[[ Listed records open ]]
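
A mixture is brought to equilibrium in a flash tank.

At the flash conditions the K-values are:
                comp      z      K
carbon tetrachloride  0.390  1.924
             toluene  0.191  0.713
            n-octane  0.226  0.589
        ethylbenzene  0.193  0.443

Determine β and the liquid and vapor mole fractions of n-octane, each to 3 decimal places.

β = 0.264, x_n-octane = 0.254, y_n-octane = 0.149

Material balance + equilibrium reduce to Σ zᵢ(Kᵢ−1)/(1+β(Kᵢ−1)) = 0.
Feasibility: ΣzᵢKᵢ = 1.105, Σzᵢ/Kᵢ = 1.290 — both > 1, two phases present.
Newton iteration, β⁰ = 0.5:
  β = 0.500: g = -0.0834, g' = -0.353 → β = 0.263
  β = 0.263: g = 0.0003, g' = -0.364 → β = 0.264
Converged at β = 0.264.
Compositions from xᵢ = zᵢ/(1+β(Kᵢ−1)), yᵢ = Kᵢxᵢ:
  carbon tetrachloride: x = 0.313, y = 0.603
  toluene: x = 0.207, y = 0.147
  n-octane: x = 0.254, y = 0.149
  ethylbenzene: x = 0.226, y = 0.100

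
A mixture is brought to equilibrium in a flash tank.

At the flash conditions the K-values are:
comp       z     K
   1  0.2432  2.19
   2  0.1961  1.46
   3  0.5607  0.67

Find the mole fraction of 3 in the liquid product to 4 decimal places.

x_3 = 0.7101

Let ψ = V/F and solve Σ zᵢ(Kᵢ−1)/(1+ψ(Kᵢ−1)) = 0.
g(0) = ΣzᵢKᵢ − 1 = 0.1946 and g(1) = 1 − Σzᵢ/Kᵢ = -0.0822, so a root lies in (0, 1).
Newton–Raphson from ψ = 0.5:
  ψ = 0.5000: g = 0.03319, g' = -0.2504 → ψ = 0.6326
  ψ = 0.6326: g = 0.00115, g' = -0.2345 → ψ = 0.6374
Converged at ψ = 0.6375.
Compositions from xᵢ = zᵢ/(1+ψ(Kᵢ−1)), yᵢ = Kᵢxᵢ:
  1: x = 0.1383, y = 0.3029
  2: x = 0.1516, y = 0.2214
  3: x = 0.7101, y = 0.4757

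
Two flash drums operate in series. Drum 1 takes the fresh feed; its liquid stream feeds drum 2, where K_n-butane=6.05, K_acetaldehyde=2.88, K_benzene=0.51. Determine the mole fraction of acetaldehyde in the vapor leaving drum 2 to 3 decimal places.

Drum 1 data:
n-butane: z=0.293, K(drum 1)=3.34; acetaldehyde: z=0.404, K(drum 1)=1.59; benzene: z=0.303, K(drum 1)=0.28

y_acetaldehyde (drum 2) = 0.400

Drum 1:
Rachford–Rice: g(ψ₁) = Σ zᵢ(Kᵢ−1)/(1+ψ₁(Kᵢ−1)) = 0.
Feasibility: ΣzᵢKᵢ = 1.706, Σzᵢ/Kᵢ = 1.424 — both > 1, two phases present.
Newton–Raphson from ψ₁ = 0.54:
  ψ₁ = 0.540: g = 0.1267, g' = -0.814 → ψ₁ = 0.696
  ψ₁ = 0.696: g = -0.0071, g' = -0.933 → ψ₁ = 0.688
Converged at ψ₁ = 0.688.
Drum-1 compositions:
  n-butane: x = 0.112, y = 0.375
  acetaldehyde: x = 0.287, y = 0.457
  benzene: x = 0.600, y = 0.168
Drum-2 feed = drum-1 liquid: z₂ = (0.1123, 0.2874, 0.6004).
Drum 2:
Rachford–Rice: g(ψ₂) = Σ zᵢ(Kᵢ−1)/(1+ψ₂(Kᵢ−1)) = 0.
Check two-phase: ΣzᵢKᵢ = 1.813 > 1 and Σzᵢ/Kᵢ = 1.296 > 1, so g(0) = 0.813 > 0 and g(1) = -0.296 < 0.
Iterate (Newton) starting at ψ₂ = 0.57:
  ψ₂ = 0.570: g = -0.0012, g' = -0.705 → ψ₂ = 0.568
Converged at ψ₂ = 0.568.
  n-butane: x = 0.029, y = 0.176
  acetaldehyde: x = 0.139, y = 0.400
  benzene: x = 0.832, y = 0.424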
[[ Listed records closed ]]
Exercise:
Every entry above has to be returned exactly as written.

Response area:
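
A mixture is brought to equilibrium in a flash tank.

At the flash conditions the K-values are:
                comp      z      K
carbon tetrachloride  0.390  1.924
             toluene  0.191  0.713
            n-octane  0.226  0.589
        ethylbenzene  0.193  0.443

Determine β and the liquid and vapor mole fractions of n-octane, each to 3 decimal places.

β = 0.264, x_n-octane = 0.254, y_n-octane = 0.149

Material balance + equilibrium reduce to Σ zᵢ(Kᵢ−1)/(1+β(Kᵢ−1)) = 0.
Feasibility: ΣzᵢKᵢ = 1.105, Σzᵢ/Kᵢ = 1.290 — both > 1, two phases present.
Newton iteration, β⁰ = 0.5:
  β = 0.500: g = -0.0834, g' = -0.353 → β = 0.263
  β = 0.263: g = 0.0003, g' = -0.364 → β = 0.264
Converged at β = 0.264.
Compositions from xᵢ = zᵢ/(1+β(Kᵢ−1)), yᵢ = Kᵢxᵢ:
  carbon tetrachloride: x = 0.313, y = 0.603
  toluene: x = 0.207, y = 0.147
  n-octane: x = 0.254, y = 0.149
  ethylbenzene: x = 0.226, y = 0.100

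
A mixture is brought to equilibrium in a flash tank.

At the flash conditions the K-values are:
comp       z     K
   1  0.2432  2.19
   2  0.1961  1.46
   3  0.5607  0.67

Find the mole fraction of 3 in the liquid product to 4 decimal places.

x_3 = 0.7101

Let ψ = V/F and solve Σ zᵢ(Kᵢ−1)/(1+ψ(Kᵢ−1)) = 0.
g(0) = ΣzᵢKᵢ − 1 = 0.1946 and g(1) = 1 − Σzᵢ/Kᵢ = -0.0822, so a root lies in (0, 1).
Newton–Raphson from ψ = 0.5:
  ψ = 0.5000: g = 0.03319, g' = -0.2504 → ψ = 0.6326
  ψ = 0.6326: g = 0.00115, g' = -0.2345 → ψ = 0.6374
Converged at ψ = 0.6375.
Compositions from xᵢ = zᵢ/(1+ψ(Kᵢ−1)), yᵢ = Kᵢxᵢ:
  1: x = 0.1383, y = 0.3029
  2: x = 0.1516, y = 0.2214
  3: x = 0.7101, y = 0.4757

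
Two flash drums operate in series. Drum 1 takes the fresh feed; its liquid stream feeds drum 2, where K_n-butane=6.05, K_acetaldehyde=2.88, K_benzene=0.51. Determine the mole fraction of acetaldehyde in the vapor leaving drum 2 to 3 decimal places.

Drum 1 data:
n-butane: z=0.293, K(drum 1)=3.34; acetaldehyde: z=0.404, K(drum 1)=1.59; benzene: z=0.303, K(drum 1)=0.28

y_acetaldehyde (drum 2) = 0.400

Drum 1:
Rachford–Rice: g(ψ₁) = Σ zᵢ(Kᵢ−1)/(1+ψ₁(Kᵢ−1)) = 0.
Feasibility: ΣzᵢKᵢ = 1.706, Σzᵢ/Kᵢ = 1.424 — both > 1, two phases present.
Newton–Raphson from ψ₁ = 0.54:
  ψ₁ = 0.540: g = 0.1267, g' = -0.814 → ψ₁ = 0.696
  ψ₁ = 0.696: g = -0.0071, g' = -0.933 → ψ₁ = 0.688
Converged at ψ₁ = 0.688.
Drum-1 compositions:
  n-butane: x = 0.112, y = 0.375
  acetaldehyde: x = 0.287, y = 0.457
  benzene: x = 0.600, y = 0.168
Drum-2 feed = drum-1 liquid: z₂ = (0.1123, 0.2874, 0.6004).
Drum 2:
Rachford–Rice: g(ψ₂) = Σ zᵢ(Kᵢ−1)/(1+ψ₂(Kᵢ−1)) = 0.
Check two-phase: ΣzᵢKᵢ = 1.813 > 1 and Σzᵢ/Kᵢ = 1.296 > 1, so g(0) = 0.813 > 0 and g(1) = -0.296 < 0.
Iterate (Newton) starting at ψ₂ = 0.57:
  ψ₂ = 0.570: g = -0.0012, g' = -0.705 → ψ₂ = 0.568
Converged at ψ₂ = 0.568.
  n-butane: x = 0.029, y = 0.176
  acetaldehyde: x = 0.139, y = 0.400
  benzene: x = 0.832, y = 0.424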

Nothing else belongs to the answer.